--- Work to be completed ---
An exact transcription of all the entries below is required.

(Items listed in a dataset)
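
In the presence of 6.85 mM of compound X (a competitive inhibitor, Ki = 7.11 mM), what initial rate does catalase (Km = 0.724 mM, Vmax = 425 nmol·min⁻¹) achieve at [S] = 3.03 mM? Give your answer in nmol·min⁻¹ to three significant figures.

α = 1 + [I]/Ki = 1 + 6.85/7.11 = 1.963.
For a competitive inhibitor, Vmax is unchanged and the apparent Km becomes α·Km: Km,app = 1.42 mM, Vmax,app = 425 nmol·min⁻¹.
v = Vmax,app·[S]/(Km,app + [S]) = 425 × 3.03/(1.42 + 3.03) = 289 nmol·min⁻¹.

289 nmol·min⁻¹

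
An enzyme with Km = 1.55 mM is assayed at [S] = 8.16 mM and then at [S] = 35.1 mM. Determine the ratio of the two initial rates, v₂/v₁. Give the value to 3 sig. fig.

1.14

The fractional saturations are [S]/(Km+[S]) = 8.16/9.710 = 0.8404 and 35.1/36.65 = 0.9577.
v₂/v₁ is just their ratio: 0.9577/0.8404 = 1.14.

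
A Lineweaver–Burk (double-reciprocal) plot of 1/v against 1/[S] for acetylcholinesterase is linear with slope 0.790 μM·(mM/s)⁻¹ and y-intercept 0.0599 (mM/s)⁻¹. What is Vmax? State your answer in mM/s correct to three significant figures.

The y-intercept of a Lineweaver–Burk plot equals 1/Vmax, so Vmax = 1/0.0599 = 16.7 mM/s.

16.7 mM/s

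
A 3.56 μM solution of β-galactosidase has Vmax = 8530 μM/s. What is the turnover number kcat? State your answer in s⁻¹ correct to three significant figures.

2400 s⁻¹

kcat = Vmax/[E]total = 8530 μM/s / 3.56 μM = 2400 s⁻¹.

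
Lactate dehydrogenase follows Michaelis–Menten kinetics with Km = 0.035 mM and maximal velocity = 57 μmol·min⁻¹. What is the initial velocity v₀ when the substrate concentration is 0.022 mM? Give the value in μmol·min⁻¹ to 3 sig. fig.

[S]/(Km+[S]) = 0.022/0.05700 = 0.3860, the fractional saturation.
v = 0.3860 × Vmax = 0.3860 × 57 = 22.0 μmol·min⁻¹.

22.0 μmol·min⁻¹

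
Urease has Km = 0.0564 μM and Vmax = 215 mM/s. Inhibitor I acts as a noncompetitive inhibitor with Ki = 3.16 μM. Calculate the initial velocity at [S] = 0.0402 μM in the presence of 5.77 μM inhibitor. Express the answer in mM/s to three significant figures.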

--- Your response ---
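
In the presence of 6.85 mM of compound X (a competitive inhibitor, Ki = 7.11 mM), what initial rate does catalase (Km = 0.724 mM, Vmax = 425 nmol·min⁻¹) achieve at [S] = 3.03 mM? Give your answer in nmol·min⁻¹ to three significant figures.

α = 1 + [I]/Ki = 1 + 6.85/7.11 = 1.963.
For a competitive inhibitor, Vmax is unchanged and the apparent Km becomes α·Km: Km,app = 1.42 mM, Vmax,app = 425 nmol·min⁻¹.
v = Vmax,app·[S]/(Km,app + [S]) = 425 × 3.03/(1.42 + 3.03) = 289 nmol·min⁻¹.

289 nmol·min⁻¹

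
An enzyme with Km = 1.55 mM is assayed at [S] = 8.16 mM and then at [S] = 35.1 mM. Determine the ratio of the two initial rates, v₂/v₁. Give the value to 3 sig. fig.

1.14

The fractional saturations are [S]/(Km+[S]) = 8.16/9.710 = 0.8404 and 35.1/36.65 = 0.9577.
v₂/v₁ is just their ratio: 0.9577/0.8404 = 1.14.

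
A Lineweaver–Burk (double-reciprocal) plot of 1/v against 1/[S] for acetylcholinesterase is linear with slope 0.790 μM·(mM/s)⁻¹ and y-intercept 0.0599 (mM/s)⁻¹. What is Vmax? State your answer in mM/s correct to three significant figures.

The y-intercept of a Lineweaver–Burk plot equals 1/Vmax, so Vmax = 1/0.0599 = 16.7 mM/s.

16.7 mM/s

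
A 3.56 μM solution of β-galactosidase has Vmax = 8530 μM/s. What is the turnover number kcat? State your answer in s⁻¹ correct to three significant figures.

2400 s⁻¹

kcat = Vmax/[E]total = 8530 μM/s / 3.56 μM = 2400 s⁻¹.

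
Lactate dehydrogenase follows Michaelis–Menten kinetics with Km = 0.035 mM and maximal velocity = 57 μmol·min⁻¹. What is the initial velocity v₀ when the substrate concentration is 0.022 mM? Give the value in μmol·min⁻¹ to 3 sig. fig.

[S]/(Km+[S]) = 0.022/0.05700 = 0.3860, the fractional saturation.
v = 0.3860 × Vmax = 0.3860 × 57 = 22.0 μmol·min⁻¹.

22.0 μmol·min⁻¹

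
Urease has Km = 0.0564 μM and Vmax = 215 mM/s. Inhibitor I acts as a noncompetitive inhibitor with Ki = 3.16 μM. Calculate the initial velocity at [S] = 0.0402 μM in the presence of 5.77 μM inhibitor. Express the answer in mM/s to three significant figures.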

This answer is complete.